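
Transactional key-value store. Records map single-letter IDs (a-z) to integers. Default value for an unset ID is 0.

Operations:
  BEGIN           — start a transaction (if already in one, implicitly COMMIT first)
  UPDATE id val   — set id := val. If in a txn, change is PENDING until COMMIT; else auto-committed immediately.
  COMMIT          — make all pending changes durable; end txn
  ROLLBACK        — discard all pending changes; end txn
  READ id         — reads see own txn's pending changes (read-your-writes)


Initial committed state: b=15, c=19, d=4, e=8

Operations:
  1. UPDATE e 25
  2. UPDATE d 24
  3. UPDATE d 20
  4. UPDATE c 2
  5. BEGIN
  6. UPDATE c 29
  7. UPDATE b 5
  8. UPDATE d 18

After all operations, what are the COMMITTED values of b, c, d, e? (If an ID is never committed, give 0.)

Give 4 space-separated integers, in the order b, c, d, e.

Answer: 15 2 20 25

Derivation:
Initial committed: {b=15, c=19, d=4, e=8}
Op 1: UPDATE e=25 (auto-commit; committed e=25)
Op 2: UPDATE d=24 (auto-commit; committed d=24)
Op 3: UPDATE d=20 (auto-commit; committed d=20)
Op 4: UPDATE c=2 (auto-commit; committed c=2)
Op 5: BEGIN: in_txn=True, pending={}
Op 6: UPDATE c=29 (pending; pending now {c=29})
Op 7: UPDATE b=5 (pending; pending now {b=5, c=29})
Op 8: UPDATE d=18 (pending; pending now {b=5, c=29, d=18})
Final committed: {b=15, c=2, d=20, e=25}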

==================================================

Word for word, return each of the entries.

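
Transactional key-value store. Records map single-letter IDs (a-z) to integers. Default value for an unset ID is 0.

Operations:
  BEGIN           — start a transaction (if already in one, implicitly COMMIT first)
  UPDATE id val   — set id := val. If in a txn, change is PENDING until COMMIT; else auto-committed immediately.
  COMMIT          — make all pending changes durable; end txn
  ROLLBACK        — discard all pending changes; end txn
  READ id         — reads see own txn's pending changes (read-your-writes)


Initial committed state: b=15, c=19, d=4, e=8

Operations:
  1. UPDATE e 25
  2. UPDATE d 24
  3. UPDATE d 20
  4. UPDATE c 2
  5. BEGIN
  6. UPDATE c 29
  7. UPDATE b 5
  8. UPDATE d 18

After all operations, what are the COMMITTED values of b, c, d, e? (If an ID is never committed, give 0.)

Give 4 space-separated integers, in the order b, c, d, e.

Answer: 15 2 20 25

Derivation:
Initial committed: {b=15, c=19, d=4, e=8}
Op 1: UPDATE e=25 (auto-commit; committed e=25)
Op 2: UPDATE d=24 (auto-commit; committed d=24)
Op 3: UPDATE d=20 (auto-commit; committed d=20)
Op 4: UPDATE c=2 (auto-commit; committed c=2)
Op 5: BEGIN: in_txn=True, pending={}
Op 6: UPDATE c=29 (pending; pending now {c=29})
Op 7: UPDATE b=5 (pending; pending now {b=5, c=29})
Op 8: UPDATE d=18 (pending; pending now {b=5, c=29, d=18})
Final committed: {b=15, c=2, d=20, e=25}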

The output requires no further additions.